"""

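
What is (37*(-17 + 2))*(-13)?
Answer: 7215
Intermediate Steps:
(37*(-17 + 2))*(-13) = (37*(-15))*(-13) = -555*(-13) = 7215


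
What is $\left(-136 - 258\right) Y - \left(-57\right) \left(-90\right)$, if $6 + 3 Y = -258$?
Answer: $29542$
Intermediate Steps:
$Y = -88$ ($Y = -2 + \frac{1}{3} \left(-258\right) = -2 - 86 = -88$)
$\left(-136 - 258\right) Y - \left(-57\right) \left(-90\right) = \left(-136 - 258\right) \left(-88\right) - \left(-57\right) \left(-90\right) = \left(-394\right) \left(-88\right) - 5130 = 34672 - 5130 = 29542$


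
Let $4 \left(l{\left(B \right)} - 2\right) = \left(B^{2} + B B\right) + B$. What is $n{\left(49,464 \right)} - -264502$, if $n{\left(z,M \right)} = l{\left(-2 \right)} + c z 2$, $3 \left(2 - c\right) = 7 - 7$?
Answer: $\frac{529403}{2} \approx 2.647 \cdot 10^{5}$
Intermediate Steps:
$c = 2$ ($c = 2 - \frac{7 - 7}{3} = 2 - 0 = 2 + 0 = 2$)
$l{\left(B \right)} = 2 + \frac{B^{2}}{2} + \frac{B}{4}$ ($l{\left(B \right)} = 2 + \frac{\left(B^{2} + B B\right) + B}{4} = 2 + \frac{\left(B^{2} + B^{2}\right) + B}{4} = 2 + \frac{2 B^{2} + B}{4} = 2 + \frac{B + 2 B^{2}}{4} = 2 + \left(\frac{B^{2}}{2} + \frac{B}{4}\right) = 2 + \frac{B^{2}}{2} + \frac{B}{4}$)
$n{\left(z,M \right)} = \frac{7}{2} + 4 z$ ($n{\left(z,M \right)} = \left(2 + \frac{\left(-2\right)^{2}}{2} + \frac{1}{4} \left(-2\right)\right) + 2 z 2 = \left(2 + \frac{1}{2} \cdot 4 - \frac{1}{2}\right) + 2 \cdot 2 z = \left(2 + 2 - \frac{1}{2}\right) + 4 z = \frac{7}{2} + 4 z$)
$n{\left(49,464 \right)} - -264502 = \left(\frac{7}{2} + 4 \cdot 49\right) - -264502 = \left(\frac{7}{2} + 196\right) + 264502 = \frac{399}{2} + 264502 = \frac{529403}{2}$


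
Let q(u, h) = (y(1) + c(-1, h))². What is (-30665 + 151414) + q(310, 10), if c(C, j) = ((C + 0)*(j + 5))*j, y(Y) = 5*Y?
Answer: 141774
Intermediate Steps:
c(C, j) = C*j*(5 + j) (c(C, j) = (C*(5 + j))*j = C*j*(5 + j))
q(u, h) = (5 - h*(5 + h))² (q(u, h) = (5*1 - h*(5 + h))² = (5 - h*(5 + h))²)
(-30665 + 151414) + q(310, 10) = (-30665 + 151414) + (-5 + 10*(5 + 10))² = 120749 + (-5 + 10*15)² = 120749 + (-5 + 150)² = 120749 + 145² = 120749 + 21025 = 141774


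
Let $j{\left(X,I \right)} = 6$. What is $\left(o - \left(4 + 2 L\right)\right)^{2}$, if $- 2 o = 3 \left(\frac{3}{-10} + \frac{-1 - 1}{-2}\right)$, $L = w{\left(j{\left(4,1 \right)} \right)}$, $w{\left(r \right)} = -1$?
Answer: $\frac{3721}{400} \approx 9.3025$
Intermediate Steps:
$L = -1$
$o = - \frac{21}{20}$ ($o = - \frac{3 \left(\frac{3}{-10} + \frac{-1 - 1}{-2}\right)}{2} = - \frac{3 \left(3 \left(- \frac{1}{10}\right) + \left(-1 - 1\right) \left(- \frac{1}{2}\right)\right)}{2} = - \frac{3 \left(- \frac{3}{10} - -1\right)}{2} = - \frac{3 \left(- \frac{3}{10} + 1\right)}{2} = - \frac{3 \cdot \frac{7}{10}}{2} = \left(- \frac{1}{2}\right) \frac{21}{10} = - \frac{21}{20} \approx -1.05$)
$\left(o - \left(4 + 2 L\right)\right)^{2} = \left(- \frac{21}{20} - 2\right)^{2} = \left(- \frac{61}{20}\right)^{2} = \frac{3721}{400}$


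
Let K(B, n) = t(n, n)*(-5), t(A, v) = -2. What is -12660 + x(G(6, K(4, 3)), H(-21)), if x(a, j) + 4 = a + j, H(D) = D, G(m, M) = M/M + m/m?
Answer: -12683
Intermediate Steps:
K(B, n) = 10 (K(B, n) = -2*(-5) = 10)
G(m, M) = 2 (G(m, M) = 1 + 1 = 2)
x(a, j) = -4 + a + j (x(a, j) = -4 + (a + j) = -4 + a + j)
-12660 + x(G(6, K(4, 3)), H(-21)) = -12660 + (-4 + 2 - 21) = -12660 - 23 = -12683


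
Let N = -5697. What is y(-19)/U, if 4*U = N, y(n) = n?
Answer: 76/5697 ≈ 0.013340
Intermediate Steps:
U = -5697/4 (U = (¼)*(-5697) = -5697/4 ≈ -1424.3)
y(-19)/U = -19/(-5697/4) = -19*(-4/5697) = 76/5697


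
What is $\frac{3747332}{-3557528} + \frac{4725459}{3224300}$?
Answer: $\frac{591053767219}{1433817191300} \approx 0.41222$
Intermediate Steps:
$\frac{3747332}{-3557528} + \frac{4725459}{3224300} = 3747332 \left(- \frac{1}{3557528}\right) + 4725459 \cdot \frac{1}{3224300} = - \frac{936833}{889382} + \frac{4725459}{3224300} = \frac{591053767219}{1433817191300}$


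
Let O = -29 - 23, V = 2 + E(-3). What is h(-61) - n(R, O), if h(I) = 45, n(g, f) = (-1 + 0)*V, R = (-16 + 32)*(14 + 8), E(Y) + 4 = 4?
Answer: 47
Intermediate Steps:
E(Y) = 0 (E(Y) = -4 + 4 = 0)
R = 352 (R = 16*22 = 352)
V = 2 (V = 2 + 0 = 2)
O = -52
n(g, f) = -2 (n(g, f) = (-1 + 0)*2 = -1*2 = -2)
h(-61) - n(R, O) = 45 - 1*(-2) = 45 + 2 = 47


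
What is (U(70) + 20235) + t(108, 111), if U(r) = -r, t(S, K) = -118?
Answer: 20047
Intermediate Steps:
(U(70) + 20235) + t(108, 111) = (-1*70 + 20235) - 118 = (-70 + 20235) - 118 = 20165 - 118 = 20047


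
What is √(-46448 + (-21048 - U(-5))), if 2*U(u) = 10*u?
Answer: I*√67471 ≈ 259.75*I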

"""
"""

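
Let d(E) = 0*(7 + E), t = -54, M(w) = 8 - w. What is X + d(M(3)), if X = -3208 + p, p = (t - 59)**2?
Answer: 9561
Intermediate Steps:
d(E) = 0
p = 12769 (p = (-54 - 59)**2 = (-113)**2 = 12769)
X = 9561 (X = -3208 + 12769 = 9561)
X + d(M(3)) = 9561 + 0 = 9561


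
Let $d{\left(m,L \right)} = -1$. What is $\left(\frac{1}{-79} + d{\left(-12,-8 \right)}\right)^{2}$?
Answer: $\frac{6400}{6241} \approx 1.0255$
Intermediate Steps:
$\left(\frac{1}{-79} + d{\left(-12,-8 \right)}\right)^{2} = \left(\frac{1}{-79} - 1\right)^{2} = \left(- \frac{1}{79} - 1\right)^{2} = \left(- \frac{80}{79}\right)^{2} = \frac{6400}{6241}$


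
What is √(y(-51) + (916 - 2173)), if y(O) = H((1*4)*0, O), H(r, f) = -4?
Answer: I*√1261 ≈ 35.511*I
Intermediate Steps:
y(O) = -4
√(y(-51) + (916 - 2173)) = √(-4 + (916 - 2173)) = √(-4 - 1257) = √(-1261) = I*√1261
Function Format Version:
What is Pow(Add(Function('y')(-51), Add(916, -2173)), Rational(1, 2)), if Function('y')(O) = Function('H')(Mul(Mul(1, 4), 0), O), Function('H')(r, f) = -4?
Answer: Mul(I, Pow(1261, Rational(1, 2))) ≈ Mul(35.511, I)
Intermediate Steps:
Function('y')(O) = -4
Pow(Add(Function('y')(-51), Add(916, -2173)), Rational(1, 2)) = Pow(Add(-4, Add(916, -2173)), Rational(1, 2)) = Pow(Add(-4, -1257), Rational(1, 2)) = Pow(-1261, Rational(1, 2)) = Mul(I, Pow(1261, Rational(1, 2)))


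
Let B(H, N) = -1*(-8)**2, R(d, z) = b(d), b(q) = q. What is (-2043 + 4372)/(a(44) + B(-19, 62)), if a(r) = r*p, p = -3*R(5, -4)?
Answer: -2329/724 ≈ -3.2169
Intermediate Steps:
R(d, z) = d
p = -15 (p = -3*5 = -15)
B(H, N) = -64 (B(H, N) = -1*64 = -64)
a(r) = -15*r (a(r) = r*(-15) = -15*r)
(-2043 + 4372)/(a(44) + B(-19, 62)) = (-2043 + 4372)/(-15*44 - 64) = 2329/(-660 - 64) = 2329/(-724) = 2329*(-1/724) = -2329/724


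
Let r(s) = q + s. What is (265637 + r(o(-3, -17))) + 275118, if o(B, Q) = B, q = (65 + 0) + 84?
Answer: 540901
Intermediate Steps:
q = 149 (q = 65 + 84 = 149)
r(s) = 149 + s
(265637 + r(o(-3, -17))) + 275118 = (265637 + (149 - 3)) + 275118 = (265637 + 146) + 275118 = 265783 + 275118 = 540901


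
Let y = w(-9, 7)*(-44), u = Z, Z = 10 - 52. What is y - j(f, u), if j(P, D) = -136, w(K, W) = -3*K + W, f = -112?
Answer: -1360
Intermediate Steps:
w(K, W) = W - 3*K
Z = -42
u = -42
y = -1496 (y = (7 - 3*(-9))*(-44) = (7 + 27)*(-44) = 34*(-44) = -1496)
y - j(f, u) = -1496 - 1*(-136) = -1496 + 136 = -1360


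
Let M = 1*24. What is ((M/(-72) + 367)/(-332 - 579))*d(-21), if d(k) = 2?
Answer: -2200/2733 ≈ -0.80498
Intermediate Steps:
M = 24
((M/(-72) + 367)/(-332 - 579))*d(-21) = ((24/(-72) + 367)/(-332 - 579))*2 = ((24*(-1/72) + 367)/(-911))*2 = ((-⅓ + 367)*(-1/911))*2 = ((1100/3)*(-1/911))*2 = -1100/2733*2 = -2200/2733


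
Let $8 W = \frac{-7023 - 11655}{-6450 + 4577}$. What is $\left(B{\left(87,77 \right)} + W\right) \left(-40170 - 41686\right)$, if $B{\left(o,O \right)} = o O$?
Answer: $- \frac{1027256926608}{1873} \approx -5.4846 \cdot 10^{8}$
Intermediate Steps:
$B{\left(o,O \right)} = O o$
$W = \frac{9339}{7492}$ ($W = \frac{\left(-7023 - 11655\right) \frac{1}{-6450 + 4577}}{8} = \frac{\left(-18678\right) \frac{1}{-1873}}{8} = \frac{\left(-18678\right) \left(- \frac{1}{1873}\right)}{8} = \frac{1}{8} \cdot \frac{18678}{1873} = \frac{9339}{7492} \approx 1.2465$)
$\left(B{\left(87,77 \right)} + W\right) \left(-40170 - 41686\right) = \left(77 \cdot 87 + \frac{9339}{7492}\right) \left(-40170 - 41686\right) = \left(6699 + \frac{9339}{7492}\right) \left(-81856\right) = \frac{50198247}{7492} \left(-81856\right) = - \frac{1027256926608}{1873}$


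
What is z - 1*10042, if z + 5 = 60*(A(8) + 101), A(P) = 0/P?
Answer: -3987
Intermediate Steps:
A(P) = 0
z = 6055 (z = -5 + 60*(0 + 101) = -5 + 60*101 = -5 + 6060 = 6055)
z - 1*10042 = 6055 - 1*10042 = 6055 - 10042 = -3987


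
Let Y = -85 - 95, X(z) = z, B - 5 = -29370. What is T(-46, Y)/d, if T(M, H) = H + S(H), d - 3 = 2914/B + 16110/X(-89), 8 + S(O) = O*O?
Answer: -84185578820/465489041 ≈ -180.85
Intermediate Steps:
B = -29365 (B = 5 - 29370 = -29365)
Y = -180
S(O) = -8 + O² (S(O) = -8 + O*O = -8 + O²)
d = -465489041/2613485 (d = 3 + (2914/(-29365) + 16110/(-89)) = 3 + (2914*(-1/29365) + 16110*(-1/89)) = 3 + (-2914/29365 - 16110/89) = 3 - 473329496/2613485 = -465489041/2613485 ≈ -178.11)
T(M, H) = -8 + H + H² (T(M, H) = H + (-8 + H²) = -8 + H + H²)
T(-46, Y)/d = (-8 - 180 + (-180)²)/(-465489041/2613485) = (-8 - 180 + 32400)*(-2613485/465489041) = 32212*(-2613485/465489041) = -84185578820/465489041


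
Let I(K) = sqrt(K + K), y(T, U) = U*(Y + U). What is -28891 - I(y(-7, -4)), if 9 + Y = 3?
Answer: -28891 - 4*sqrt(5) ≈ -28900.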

"""
"""

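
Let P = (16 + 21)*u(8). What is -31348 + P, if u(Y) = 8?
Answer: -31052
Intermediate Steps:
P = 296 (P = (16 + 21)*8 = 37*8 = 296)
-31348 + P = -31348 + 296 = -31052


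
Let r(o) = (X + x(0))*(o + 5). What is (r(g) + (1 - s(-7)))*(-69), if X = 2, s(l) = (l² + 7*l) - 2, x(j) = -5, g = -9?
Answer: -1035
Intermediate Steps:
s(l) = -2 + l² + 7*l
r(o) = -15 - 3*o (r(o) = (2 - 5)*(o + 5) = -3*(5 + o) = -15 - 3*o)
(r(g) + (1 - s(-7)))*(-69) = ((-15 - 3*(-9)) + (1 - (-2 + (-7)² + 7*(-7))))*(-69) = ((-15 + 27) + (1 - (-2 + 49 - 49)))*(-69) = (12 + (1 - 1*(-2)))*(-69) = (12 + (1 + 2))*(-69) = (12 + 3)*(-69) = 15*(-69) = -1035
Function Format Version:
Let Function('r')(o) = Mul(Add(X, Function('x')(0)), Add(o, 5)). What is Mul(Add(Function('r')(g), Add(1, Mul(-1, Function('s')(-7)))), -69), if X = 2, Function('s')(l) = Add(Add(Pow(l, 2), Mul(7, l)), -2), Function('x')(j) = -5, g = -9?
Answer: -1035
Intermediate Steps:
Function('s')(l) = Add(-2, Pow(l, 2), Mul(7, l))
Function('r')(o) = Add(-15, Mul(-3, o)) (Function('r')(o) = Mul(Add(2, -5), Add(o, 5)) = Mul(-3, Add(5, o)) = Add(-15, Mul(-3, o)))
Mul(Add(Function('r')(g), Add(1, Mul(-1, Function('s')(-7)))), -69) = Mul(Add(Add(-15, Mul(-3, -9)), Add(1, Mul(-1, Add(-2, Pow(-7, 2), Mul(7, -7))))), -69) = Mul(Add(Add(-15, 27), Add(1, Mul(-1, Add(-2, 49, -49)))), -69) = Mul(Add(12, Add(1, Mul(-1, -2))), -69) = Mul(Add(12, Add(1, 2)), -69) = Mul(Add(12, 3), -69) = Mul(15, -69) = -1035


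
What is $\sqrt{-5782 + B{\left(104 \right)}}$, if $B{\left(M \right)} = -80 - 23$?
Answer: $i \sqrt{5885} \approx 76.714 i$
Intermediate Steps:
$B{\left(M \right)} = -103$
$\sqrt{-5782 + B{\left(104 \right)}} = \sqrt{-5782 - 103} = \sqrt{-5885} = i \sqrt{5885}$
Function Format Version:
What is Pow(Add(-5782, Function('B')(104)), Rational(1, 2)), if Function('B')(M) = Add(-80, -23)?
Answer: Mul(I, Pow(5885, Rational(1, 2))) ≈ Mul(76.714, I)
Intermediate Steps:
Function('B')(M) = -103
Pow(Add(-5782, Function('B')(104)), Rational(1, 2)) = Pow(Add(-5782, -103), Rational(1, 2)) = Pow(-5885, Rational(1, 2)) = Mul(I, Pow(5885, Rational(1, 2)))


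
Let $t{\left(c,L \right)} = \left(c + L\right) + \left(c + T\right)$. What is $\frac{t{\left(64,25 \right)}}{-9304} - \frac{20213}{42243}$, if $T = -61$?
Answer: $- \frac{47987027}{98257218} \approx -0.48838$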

"""

Among the lines above, find the one with "Let q(u, h)" and the one with "Let O = -29". Quote both and everything between them, exactly.

* **Task result**:
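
Let q(u, h) = (y(1) + c(-1, h))². What is (-30665 + 151414) + q(310, 10), if c(C, j) = ((C + 0)*(j + 5))*j, y(Y) = 5*Y?
Answer: 141774
Intermediate Steps:
c(C, j) = C*j*(5 + j) (c(C, j) = (C*(5 + j))*j = C*j*(5 + j))
q(u, h) = (5 - h*(5 + h))² (q(u, h) = (5*1 - h*(5 + h))² = (5 - h*(5 + h))²)
(-30665 + 151414) + q(310, 10) = (-30665 + 151414) + (-5 + 10*(5 + 10))² = 120749 + (-5 + 10*15)² = 120749 + (-5 + 150)² = 120749 + 145² = 120749 + 21025 = 141774


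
Let $j{\left(X,I \right)} = 6$. What is $\left(o - \left(4 + 2 L\right)\right)^{2}$, if $- 2 o = 3 \left(\frac{3}{-10} + \frac{-1 - 1}{-2}\right)$, $L = w{\left(j{\left(4,1 \right)} \right)}$, $w{\left(r \right)} = -1$?
Answer: $\frac{3721}{400} \approx 9.3025$
Intermediate Steps:
$L = -1$
$o = - \frac{21}{20}$ ($o = - \frac{3 \left(\frac{3}{-10} + \frac{-1 - 1}{-2}\right)}{2} = - \frac{3 \left(3 \left(- \frac{1}{10}\right) + \left(-1 - 1\right) \left(- \frac{1}{2}\right)\right)}{2} = - \frac{3 \left(- \frac{3}{10} - -1\right)}{2} = - \frac{3 \left(- \frac{3}{10} + 1\right)}{2} = - \frac{3 \cdot \frac{7}{10}}{2} = \left(- \frac{1}{2}\right) \frac{21}{10} = - \frac{21}{20} \approx -1.05$)
$\left(o - \left(4 + 2 L\right)\right)^{2} = \left(- \frac{21}{20} - 2\right)^{2} = \left(- \frac{61}{20}\right)^{2} = \frac{3721}{400}$


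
Let K(B, n) = t(n, n)*(-5), t(A, v) = -2. What is -12660 + x(G(6, K(4, 3)), H(-21)), if x(a, j) + 4 = a + j, H(D) = D, G(m, M) = M/M + m/m?
Answer: -12683
Intermediate Steps:
K(B, n) = 10 (K(B, n) = -2*(-5) = 10)
G(m, M) = 2 (G(m, M) = 1 + 1 = 2)
x(a, j) = -4 + a + j (x(a, j) = -4 + (a + j) = -4 + a + j)
-12660 + x(G(6, K(4, 3)), H(-21)) = -12660 + (-4 + 2 - 21) = -12660 - 23 = -12683


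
Let N = -5697. What is y(-19)/U, if 4*U = N, y(n) = n?
Answer: 76/5697 ≈ 0.013340
Intermediate Steps:
U = -5697/4 (U = (¼)*(-5697) = -5697/4 ≈ -1424.3)
y(-19)/U = -19/(-5697/4) = -19*(-4/5697) = 76/5697


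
What is $\frac{3747332}{-3557528} + \frac{4725459}{3224300}$?
Answer: $\frac{591053767219}{1433817191300} \approx 0.41222$
Intermediate Steps:
$\frac{3747332}{-3557528} + \frac{4725459}{3224300} = 3747332 \left(- \frac{1}{3557528}\right) + 4725459 \cdot \frac{1}{3224300} = - \frac{936833}{889382} + \frac{4725459}{3224300} = \frac{591053767219}{1433817191300}$


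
Let O = -29 - 23, V = 2 + E(-3). What is h(-61) - n(R, O), if h(I) = 45, n(g, f) = (-1 + 0)*V, R = (-16 + 32)*(14 + 8), E(Y) + 4 = 4?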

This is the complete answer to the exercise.